(Saved data entries)
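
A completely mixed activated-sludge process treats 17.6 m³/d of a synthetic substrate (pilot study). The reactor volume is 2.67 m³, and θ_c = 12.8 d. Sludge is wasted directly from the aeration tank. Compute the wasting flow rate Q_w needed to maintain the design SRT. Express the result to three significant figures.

Q_w ≈ 0.209 m³/d

Wasting from the aeration tank: Q_w = V / θ_c = 2.670 / 12.8 = 0.2086 m³/d.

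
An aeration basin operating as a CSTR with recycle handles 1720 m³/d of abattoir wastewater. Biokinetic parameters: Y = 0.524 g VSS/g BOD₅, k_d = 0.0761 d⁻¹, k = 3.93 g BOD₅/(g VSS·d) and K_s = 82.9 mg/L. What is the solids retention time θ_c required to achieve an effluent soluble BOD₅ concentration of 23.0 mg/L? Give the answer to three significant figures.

Specific growth rate at S = 23.0 mg/L: μ = YkS/(K_s+S) = 0.524·3.93·23.0/(82.9+23.0) = 0.4473 d⁻¹.
θ_c = 1/(μ − k_d) = 1/(0.4473 − 0.0761) = 1/0.3712 = 2.694 d.

θ_c ≈ 2.69 d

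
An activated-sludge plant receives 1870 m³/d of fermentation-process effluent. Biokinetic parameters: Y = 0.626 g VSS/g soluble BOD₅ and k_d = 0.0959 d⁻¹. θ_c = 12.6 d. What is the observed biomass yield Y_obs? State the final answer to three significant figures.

The observed yield is Y_obs = Y/(1 + k_d·θ_c) = 0.626 / (1 + 0.0959 × 12.6) = 0.626 / 2.208 = 0.2835 g VSS per g soluble BOD₅ removed.

Y_obs ≈ 0.283 g VSS/g soluble BOD₅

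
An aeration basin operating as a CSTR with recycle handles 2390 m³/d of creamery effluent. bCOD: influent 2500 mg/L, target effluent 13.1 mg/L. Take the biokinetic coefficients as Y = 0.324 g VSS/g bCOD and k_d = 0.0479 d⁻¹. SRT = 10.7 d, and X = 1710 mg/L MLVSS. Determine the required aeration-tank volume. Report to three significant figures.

V ≈ 7970 m³

Rearranging the biomass balance for a CMAS with decay, V = Y·Q·ΔS·θ_c / [X·(1+k_d θ_c)] = 0.324 × 2390 × (2500 − 13.1) × 10.7 / [1710 × (1 + 0.0479 × 10.7)] = 2.06×10^7 / 2586 = 7967 m³.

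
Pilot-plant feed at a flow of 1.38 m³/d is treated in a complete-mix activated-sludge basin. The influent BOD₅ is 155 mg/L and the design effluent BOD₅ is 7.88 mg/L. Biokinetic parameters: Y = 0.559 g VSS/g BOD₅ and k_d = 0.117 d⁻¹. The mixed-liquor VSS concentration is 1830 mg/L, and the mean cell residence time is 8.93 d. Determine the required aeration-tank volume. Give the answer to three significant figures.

From the SRT design equation V = Y Q (S₀−S) θ_c / [X (1 + k_d θ_c)] = 0.559 × 1.38 × (155 − 7.88) × 8.93 / [1830 × (1 + 0.117 × 8.93)] = 1.01×10^3 / 3742 = 0.2708 m³.

V ≈ 0.271 m³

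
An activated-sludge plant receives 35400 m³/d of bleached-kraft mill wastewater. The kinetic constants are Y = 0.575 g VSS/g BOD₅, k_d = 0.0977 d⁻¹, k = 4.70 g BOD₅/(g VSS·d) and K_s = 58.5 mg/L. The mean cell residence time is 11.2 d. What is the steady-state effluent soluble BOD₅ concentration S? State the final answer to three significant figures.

S ≈ 4.35 mg/L

From the Monod/SRT balance for a CMAS, S = K_s·(1+k_d θ_c)/[θ_c·(Y k − k_d) − 1] = 58.5 × (1 + 0.0977 × 11.2) / [11.2 × (0.575 × 4.70 − 0.0977) − 1] = 122.5 / 28.17 = 4.348 mg/L.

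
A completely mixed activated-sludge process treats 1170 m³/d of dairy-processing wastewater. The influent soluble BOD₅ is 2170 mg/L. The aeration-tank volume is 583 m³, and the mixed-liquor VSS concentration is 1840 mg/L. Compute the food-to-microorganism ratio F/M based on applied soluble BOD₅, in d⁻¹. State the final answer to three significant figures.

F/M = applied load / biomass = Q·S₀/(V·X) = 1170 × 2170 / (583.0 × 1840) = 2.367 d⁻¹.

F/M ≈ 2.37 d⁻¹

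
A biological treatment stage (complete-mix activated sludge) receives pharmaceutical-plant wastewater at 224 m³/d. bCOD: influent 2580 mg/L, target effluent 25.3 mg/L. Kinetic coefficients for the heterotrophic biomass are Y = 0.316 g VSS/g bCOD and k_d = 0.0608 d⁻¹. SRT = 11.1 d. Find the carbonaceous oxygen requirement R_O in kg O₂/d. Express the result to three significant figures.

Observed yield with endogenous decay: Y_obs = Y / (1 + k_d·θ_c) = 0.316 / (1 + 0.0608 × 11.1) = 0.316 / 1.675 = 0.1887 g VSS/g bCOD.
ΔS = 2580 − 25.3 = 2555 mg/L, so the substrate removal rate is 224 × 2555/1000 = 572.3 kg bCOD/d.
P_X = Y_obs·Q·(S₀ − S) = 0.1887 × 572.3 = 108.0 kg VSS/d.
R_O = Q·(S₀ − S) − 1.42·P_X = 572.3 − 1.42 × 108.0 = 418.9 kg O₂/d.

R_O ≈ 419 kg O₂/d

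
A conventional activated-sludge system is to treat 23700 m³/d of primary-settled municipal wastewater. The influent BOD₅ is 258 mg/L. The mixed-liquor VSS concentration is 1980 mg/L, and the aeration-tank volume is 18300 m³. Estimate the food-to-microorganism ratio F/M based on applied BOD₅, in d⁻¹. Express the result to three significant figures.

Food-to-microorganism ratio F/M = Q S₀ / (V X) = 23700 × 258 / (18300 × 1980) = 0.1688 d⁻¹.

F/M ≈ 0.169 d⁻¹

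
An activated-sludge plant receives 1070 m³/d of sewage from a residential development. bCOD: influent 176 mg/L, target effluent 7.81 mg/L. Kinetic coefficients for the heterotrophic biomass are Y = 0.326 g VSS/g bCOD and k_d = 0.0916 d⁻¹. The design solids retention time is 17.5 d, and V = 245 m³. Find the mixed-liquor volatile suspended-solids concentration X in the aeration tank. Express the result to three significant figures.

X = Y·Q·ΔS·θ_c / [V·(1 + k_d θ_c)] = 0.326 × 1070 × (176 − 7.81) × 17.5 / [245 × (1 + 0.0916 × 17.5)] = 1610 mg/L.

X ≈ 1610 mg/L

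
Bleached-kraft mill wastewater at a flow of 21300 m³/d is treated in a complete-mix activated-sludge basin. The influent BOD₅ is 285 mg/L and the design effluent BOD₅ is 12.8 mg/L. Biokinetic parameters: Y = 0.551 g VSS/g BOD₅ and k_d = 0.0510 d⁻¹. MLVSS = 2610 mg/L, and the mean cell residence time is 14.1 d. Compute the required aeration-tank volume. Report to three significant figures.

Steady-state biomass mass balance: V·X·(1 + k_d·θ_c) = Y·Q·(S₀ − S)·θ_c, so V = 0.551 × 21300 × (285 − 12.8) × 14.1 / [2610 × (1 + 0.0510 × 14.1)] = 4.5×10^7 / 4487 = 10039 m³.

V ≈ 10000 m³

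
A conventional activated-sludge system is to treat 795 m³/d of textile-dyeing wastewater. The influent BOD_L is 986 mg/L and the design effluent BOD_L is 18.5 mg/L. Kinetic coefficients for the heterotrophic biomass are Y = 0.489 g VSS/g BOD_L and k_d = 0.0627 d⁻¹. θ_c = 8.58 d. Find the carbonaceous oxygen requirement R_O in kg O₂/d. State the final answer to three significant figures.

Y_obs = Y / (1 + k_d θ_c) = 0.489 / (1 + 0.0627 × 8.58) = 0.489 / 1.538 = 0.3180.
Mass of BOD_L removed per day: Q(S₀ − S) = 795 × 967.5 g/m³ = 769.2 kg/d.
Biomass synthesised: P_X = Y_obs × 769.2 = 244.6 kg VSS/d.
R_O = Q·ΔS − 1.42 P_X = 769.2 − 347.3 = 421.9 kg O₂/d.

R_O ≈ 422 kg O₂/d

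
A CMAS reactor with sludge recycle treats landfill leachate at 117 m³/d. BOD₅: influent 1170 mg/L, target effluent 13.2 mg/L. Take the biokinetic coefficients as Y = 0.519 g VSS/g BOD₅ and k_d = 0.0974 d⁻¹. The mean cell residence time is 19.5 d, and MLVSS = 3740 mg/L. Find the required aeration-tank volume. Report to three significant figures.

Rearranging the biomass balance for a CMAS with decay, V = Y·Q·ΔS·θ_c / [X·(1+k_d θ_c)] = 0.519 × 117 × (1170 − 13.2) × 19.5 / [3740 × (1 + 0.0974 × 19.5)] = 1.37×10^6 / 10843 = 126.3 m³.

V ≈ 126 m³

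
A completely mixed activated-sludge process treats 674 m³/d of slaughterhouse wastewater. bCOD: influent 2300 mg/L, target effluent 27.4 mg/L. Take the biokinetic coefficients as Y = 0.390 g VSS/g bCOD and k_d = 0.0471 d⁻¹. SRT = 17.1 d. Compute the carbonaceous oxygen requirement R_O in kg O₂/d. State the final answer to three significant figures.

R_O ≈ 1060 kg O₂/d

Correct the yield for decay: Y_obs = Y/(1 + k_d θ_c) = 0.390 / (1 + 0.0471 × 17.1) = 0.390 / 1.805 = 0.2160.
ΔS = 2300 − 27.4 = 2273 mg/L, so the substrate removal rate is 674 × 2273/1000 = 1532 kg bCOD/d.
Biomass synthesised: P_X = Y_obs × 1532 = 330.9 kg VSS/d.
R_O = Q·(S₀ − S) − 1.42·P_X = 1532 − 1.42 × 330.9 = 1062 kg O₂/d.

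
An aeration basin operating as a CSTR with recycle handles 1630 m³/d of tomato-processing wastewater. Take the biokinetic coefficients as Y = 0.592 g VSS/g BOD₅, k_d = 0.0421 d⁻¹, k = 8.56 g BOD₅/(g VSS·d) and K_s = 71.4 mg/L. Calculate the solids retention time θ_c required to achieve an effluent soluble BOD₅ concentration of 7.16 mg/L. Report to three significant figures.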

ASSIGNED TASK
Copy exactly the lines that begin with the one containing "A completely mixed activated-sludge process treats 674" and continue to the end of the records, both included, and nothing more.

YOUR RESPONSE
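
A completely mixed activated-sludge process treats 674 m³/d of slaughterhouse wastewater. bCOD: influent 2300 mg/L, target effluent 27.4 mg/L. Take the biokinetic coefficients as Y = 0.390 g VSS/g bCOD and k_d = 0.0471 d⁻¹. SRT = 17.1 d. Compute the carbonaceous oxygen requirement R_O in kg O₂/d. State the final answer to three significant figures.

R_O ≈ 1060 kg O₂/d

Correct the yield for decay: Y_obs = Y/(1 + k_d θ_c) = 0.390 / (1 + 0.0471 × 17.1) = 0.390 / 1.805 = 0.2160.
ΔS = 2300 − 27.4 = 2273 mg/L, so the substrate removal rate is 674 × 2273/1000 = 1532 kg bCOD/d.
Biomass synthesised: P_X = Y_obs × 1532 = 330.9 kg VSS/d.
R_O = Q·(S₀ − S) − 1.42·P_X = 1532 − 1.42 × 330.9 = 1062 kg O₂/d.

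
An aeration basin operating as a CSTR with recycle handles 1630 m³/d of tomato-processing wastewater. Take the biokinetic coefficients as Y = 0.592 g VSS/g BOD₅, k_d = 0.0421 d⁻¹, k = 8.56 g BOD₅/(g VSS·d) and K_s = 71.4 mg/L. Calculate the solids retention time θ_c required to achieve an effluent soluble BOD₅ concentration of 7.16 mg/L. Report to three significant figures.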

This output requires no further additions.